* **ASSIGNMENT**
An identical copy of the data below is needed.
====
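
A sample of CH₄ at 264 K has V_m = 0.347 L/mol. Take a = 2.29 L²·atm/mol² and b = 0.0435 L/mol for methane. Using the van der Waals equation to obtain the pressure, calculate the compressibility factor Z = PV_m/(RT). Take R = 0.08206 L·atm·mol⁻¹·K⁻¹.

P = RT/(V_m − b) − a/V_m² = (0.08206)(264)/(0.347 − 0.0435) − 2.29/(0.347)²
  = 21.664/0.30350 − 19.019 = 71.381 − 19.019 = 52.362 atm
Z = PV_m/(RT) = (52.362)(0.347)/((0.08206)(264)) = 18.170/21.664 = 0.8387

Z ≈ 0.8387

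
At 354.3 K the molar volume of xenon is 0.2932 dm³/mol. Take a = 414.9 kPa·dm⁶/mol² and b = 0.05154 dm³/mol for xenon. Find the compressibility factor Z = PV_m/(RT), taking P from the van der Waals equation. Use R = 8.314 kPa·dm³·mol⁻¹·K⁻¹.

P = RT/(V_m − b) − a/V_m² = (8.314)(354.3)/(0.2932 − 0.05154) − 414.9/(0.2932)²
  = 2945.7/0.24166 − 4826.3 = 12189 − 4826.3 = 7363 kPa
Z = PV_m/(RT) = (7363)(0.2932)/((8.314)(354.3)) = 2158.8/2945.7 = 0.7329

Z ≈ 0.7329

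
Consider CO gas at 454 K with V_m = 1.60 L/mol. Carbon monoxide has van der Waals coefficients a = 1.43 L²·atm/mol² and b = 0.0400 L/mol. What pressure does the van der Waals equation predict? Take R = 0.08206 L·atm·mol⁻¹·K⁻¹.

P ≈ 23.32 atm

P = RT/(V_m − b) − a/V_m²
RT/(V_m − b) = (0.08206)(454)/(1.60 − 0.0400) = 37.255/1.5600 = 23.881 atm
a/V_m² = 1.43/(1.60)² = 0.55859 atm
P = 23.881 − 0.55859 = 23.32 atm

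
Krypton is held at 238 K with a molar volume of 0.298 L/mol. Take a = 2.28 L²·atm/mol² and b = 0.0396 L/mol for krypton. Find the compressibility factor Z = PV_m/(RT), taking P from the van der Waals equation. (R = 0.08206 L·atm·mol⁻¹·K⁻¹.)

P = RT/(V_m − b) − a/V_m² = (0.08206)(238)/(0.298 − 0.0396) − 2.28/(0.298)²
  = 19.530/0.25840 − 25.675 = 75.580 − 25.675 = 49.905 atm
Z = PV_m/(RT) = (49.905)(0.298)/((0.08206)(238)) = 14.872/19.530 = 0.7615

Z ≈ 0.7615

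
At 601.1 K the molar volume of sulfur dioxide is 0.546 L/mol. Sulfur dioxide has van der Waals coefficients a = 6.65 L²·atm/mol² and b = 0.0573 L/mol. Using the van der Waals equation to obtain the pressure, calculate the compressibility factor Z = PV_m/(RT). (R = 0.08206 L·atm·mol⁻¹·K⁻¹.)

Z ≈ 0.8703

P = RT/(V_m − b) − a/V_m² = (0.08206)(601.1)/(0.546 − 0.0573) − 6.65/(0.546)²
  = 49.326/0.48870 − 22.307 = 100.93 − 22.307 = 78.62 atm
Z = PV_m/(RT) = (78.62)(0.546)/((0.08206)(601.1)) = 42.927/49.326 = 0.8703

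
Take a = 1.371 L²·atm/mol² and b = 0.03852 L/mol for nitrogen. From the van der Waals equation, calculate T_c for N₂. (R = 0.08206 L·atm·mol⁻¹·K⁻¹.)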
====
* **SOLVED PROBLEM**
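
A sample of CH₄ at 264 K has V_m = 0.347 L/mol. Take a = 2.29 L²·atm/mol² and b = 0.0435 L/mol for methane. Using the van der Waals equation to obtain the pressure, calculate the compressibility factor Z = PV_m/(RT). Take R = 0.08206 L·atm·mol⁻¹·K⁻¹.

P = RT/(V_m − b) − a/V_m² = (0.08206)(264)/(0.347 − 0.0435) − 2.29/(0.347)²
  = 21.664/0.30350 − 19.019 = 71.381 − 19.019 = 52.362 atm
Z = PV_m/(RT) = (52.362)(0.347)/((0.08206)(264)) = 18.170/21.664 = 0.8387

Z ≈ 0.8387

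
At 354.3 K the molar volume of xenon is 0.2932 dm³/mol. Take a = 414.9 kPa·dm⁶/mol² and b = 0.05154 dm³/mol for xenon. Find the compressibility factor Z = PV_m/(RT), taking P from the van der Waals equation. Use R = 8.314 kPa·dm³·mol⁻¹·K⁻¹.

P = RT/(V_m − b) − a/V_m² = (8.314)(354.3)/(0.2932 − 0.05154) − 414.9/(0.2932)²
  = 2945.7/0.24166 − 4826.3 = 12189 − 4826.3 = 7363 kPa
Z = PV_m/(RT) = (7363)(0.2932)/((8.314)(354.3)) = 2158.8/2945.7 = 0.7329

Z ≈ 0.7329

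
Consider CO gas at 454 K with V_m = 1.60 L/mol. Carbon monoxide has van der Waals coefficients a = 1.43 L²·atm/mol² and b = 0.0400 L/mol. What pressure does the van der Waals equation predict? Take R = 0.08206 L·atm·mol⁻¹·K⁻¹.

P ≈ 23.32 atm

P = RT/(V_m − b) − a/V_m²
RT/(V_m − b) = (0.08206)(454)/(1.60 − 0.0400) = 37.255/1.5600 = 23.881 atm
a/V_m² = 1.43/(1.60)² = 0.55859 atm
P = 23.881 − 0.55859 = 23.32 atm

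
Krypton is held at 238 K with a molar volume of 0.298 L/mol. Take a = 2.28 L²·atm/mol² and b = 0.0396 L/mol for krypton. Find the compressibility factor Z = PV_m/(RT), taking P from the van der Waals equation. (R = 0.08206 L·atm·mol⁻¹·K⁻¹.)

P = RT/(V_m − b) − a/V_m² = (0.08206)(238)/(0.298 − 0.0396) − 2.28/(0.298)²
  = 19.530/0.25840 − 25.675 = 75.580 − 25.675 = 49.905 atm
Z = PV_m/(RT) = (49.905)(0.298)/((0.08206)(238)) = 14.872/19.530 = 0.7615

Z ≈ 0.7615

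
At 601.1 K the molar volume of sulfur dioxide is 0.546 L/mol. Sulfur dioxide has van der Waals coefficients a = 6.65 L²·atm/mol² and b = 0.0573 L/mol. Using the van der Waals equation to obtain the pressure, calculate the compressibility factor Z = PV_m/(RT). (R = 0.08206 L·atm·mol⁻¹·K⁻¹.)

Z ≈ 0.8703

P = RT/(V_m − b) − a/V_m² = (0.08206)(601.1)/(0.546 − 0.0573) − 6.65/(0.546)²
  = 49.326/0.48870 − 22.307 = 100.93 − 22.307 = 78.62 atm
Z = PV_m/(RT) = (78.62)(0.546)/((0.08206)(601.1)) = 42.927/49.326 = 0.8703

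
Take a = 1.371 L²·atm/mol² and b = 0.03852 L/mol for nitrogen. From the van der Waals equation, calculate T_c for N₂. (R = 0.08206 L·atm·mol⁻¹·K⁻¹.)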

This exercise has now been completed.